§ **SUPPLIED ENTRIES**:
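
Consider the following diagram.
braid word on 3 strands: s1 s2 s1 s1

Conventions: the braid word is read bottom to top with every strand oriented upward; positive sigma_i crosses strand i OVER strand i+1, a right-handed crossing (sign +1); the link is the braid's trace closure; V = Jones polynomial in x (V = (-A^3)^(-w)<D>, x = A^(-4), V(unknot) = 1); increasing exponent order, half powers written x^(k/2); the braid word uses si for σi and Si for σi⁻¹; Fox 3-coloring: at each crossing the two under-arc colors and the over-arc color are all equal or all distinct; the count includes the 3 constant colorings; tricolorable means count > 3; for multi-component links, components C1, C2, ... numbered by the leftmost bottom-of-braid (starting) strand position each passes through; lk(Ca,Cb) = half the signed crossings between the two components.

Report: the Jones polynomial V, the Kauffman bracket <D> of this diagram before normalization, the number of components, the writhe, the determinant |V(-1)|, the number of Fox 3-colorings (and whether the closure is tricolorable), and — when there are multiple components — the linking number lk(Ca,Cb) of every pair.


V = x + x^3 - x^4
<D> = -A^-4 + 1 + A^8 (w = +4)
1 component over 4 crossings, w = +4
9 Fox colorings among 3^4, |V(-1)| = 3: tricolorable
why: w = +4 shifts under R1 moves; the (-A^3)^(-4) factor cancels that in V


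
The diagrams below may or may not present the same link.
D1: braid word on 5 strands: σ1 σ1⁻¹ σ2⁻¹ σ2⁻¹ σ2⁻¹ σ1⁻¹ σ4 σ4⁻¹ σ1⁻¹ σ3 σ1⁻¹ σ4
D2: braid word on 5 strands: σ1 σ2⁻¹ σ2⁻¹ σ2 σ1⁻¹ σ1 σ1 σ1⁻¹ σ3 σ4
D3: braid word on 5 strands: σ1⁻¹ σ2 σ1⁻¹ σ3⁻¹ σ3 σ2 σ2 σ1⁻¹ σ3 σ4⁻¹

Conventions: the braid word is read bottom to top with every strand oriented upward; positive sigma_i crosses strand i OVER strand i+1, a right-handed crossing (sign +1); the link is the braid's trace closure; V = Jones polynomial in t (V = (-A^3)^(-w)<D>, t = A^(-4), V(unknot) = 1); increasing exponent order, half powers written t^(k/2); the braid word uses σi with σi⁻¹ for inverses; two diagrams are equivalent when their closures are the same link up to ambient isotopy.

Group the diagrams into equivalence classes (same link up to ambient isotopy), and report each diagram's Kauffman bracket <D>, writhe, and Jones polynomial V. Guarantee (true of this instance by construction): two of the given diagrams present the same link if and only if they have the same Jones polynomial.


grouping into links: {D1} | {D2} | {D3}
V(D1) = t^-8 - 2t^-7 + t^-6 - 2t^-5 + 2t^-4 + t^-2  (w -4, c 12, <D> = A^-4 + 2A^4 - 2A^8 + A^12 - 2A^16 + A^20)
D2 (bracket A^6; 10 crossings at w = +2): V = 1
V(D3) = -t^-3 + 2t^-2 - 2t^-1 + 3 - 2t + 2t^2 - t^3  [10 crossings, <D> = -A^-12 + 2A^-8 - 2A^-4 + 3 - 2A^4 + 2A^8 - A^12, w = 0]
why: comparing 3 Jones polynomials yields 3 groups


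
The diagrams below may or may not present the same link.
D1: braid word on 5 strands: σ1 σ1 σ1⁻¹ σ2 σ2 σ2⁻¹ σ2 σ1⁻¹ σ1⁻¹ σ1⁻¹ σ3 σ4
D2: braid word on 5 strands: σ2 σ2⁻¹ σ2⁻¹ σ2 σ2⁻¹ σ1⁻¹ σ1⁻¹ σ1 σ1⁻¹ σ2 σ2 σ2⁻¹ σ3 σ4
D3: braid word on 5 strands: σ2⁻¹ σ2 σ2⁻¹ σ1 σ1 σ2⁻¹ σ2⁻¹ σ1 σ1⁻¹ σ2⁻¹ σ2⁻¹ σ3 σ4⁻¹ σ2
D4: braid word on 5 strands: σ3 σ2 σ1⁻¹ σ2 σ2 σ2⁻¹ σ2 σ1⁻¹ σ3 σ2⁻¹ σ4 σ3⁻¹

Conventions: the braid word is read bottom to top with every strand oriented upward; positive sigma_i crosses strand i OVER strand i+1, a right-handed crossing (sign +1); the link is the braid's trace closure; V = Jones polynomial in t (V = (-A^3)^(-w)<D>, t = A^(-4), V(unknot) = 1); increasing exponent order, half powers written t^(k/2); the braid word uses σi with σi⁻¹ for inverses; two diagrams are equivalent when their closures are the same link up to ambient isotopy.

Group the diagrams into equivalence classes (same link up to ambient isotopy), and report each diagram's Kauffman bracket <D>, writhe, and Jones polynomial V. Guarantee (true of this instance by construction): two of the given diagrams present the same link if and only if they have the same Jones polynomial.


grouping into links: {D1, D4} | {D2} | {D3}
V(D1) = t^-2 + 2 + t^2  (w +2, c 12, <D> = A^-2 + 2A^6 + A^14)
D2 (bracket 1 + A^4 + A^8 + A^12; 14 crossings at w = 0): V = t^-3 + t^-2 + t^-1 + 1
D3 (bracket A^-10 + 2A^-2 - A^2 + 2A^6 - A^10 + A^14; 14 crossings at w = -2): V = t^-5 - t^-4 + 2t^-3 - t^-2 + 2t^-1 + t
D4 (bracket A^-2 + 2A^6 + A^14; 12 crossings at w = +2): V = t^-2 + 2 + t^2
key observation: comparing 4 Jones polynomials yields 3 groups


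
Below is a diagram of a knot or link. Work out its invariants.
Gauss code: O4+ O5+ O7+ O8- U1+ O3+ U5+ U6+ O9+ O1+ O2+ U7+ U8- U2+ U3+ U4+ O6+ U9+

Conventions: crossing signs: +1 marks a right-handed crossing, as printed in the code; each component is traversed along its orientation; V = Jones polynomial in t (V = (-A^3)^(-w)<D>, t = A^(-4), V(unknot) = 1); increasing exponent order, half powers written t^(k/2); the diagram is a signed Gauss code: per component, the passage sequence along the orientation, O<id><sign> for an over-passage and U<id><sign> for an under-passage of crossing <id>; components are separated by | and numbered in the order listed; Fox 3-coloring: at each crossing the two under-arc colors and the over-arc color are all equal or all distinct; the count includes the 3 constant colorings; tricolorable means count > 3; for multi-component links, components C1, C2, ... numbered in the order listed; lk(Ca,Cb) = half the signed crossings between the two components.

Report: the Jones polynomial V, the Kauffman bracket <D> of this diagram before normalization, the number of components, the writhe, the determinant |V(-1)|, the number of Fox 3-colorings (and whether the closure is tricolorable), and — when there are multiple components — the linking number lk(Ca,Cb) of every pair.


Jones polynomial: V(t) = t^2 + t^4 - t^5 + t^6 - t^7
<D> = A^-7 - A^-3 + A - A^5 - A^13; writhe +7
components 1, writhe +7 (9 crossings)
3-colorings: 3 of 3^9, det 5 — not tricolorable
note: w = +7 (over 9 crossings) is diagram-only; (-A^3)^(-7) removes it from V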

--

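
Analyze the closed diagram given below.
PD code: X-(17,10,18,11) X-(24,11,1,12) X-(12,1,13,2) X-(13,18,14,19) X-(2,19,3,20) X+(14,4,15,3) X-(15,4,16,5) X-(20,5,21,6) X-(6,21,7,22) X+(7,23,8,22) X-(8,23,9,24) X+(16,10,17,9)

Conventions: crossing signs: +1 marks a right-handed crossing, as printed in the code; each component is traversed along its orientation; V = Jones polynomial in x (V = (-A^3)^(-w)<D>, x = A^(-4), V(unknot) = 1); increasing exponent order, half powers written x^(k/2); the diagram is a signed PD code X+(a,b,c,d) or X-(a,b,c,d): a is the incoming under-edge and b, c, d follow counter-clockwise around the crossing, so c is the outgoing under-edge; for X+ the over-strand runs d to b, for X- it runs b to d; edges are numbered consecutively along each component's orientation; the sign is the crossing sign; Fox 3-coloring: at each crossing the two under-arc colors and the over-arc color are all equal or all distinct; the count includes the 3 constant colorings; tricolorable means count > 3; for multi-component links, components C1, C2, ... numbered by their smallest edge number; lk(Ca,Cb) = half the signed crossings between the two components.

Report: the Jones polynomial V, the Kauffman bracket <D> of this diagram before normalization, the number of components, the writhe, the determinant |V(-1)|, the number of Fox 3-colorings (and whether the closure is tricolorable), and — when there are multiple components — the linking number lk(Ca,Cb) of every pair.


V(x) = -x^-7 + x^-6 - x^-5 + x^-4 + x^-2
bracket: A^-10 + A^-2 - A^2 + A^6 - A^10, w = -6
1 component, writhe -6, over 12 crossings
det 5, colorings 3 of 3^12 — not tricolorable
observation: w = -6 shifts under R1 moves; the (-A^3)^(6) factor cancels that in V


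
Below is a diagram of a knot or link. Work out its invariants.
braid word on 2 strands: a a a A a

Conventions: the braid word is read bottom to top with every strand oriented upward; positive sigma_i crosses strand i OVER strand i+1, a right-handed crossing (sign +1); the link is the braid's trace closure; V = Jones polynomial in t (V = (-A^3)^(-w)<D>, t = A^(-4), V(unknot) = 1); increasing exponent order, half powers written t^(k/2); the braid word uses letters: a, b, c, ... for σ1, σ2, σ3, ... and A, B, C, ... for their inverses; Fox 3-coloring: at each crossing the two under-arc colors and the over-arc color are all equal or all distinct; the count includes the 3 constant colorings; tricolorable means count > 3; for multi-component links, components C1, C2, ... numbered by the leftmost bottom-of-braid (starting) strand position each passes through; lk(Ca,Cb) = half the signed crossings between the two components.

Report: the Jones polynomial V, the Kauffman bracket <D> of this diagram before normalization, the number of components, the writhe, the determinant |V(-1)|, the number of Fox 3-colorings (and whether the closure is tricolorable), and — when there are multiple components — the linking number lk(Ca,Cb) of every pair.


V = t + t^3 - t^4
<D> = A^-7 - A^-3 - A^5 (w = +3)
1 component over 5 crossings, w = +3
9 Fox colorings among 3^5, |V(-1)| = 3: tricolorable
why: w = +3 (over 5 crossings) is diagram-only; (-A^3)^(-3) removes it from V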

§ **TRY IT**: Starting from the records above, filter out all lines except those containing the word "passes".

§ **TASK OUTPUT**:
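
Conventions: the braid word is read bottom to top with every strand oriented upward; positive sigma_i crosses strand i OVER strand i+1, a right-handed crossing (sign +1); the link is the braid's trace closure; V = Jones polynomial in x (V = (-A^3)^(-w)<D>, x = A^(-4), V(unknot) = 1); increasing exponent order, half powers written x^(k/2); the braid word uses si for σi and Si for σi⁻¹; Fox 3-coloring: at each crossing the two under-arc colors and the over-arc color are all equal or all distinct; the count includes the 3 constant colorings; tricolorable means count > 3; for multi-component links, components C1, C2, ... numbered by the leftmost bottom-of-braid (starting) strand position each passes through; lk(Ca,Cb) = half the signed crossings between the two components.
Conventions: the braid word is read bottom to top with every strand oriented upward; positive sigma_i crosses strand i OVER strand i+1, a right-handed crossing (sign +1); the link is the braid's trace closure; V = Jones polynomial in t (V = (-A^3)^(-w)<D>, t = A^(-4), V(unknot) = 1); increasing exponent order, half powers written t^(k/2); the braid word uses letters: a, b, c, ... for σ1, σ2, σ3, ... and A, B, C, ... for their inverses; Fox 3-coloring: at each crossing the two under-arc colors and the over-arc color are all equal or all distinct; the count includes the 3 constant colorings; tricolorable means count > 3; for multi-component links, components C1, C2, ... numbered by the leftmost bottom-of-braid (starting) strand position each passes through; lk(Ca,Cb) = half the signed crossings between the two components.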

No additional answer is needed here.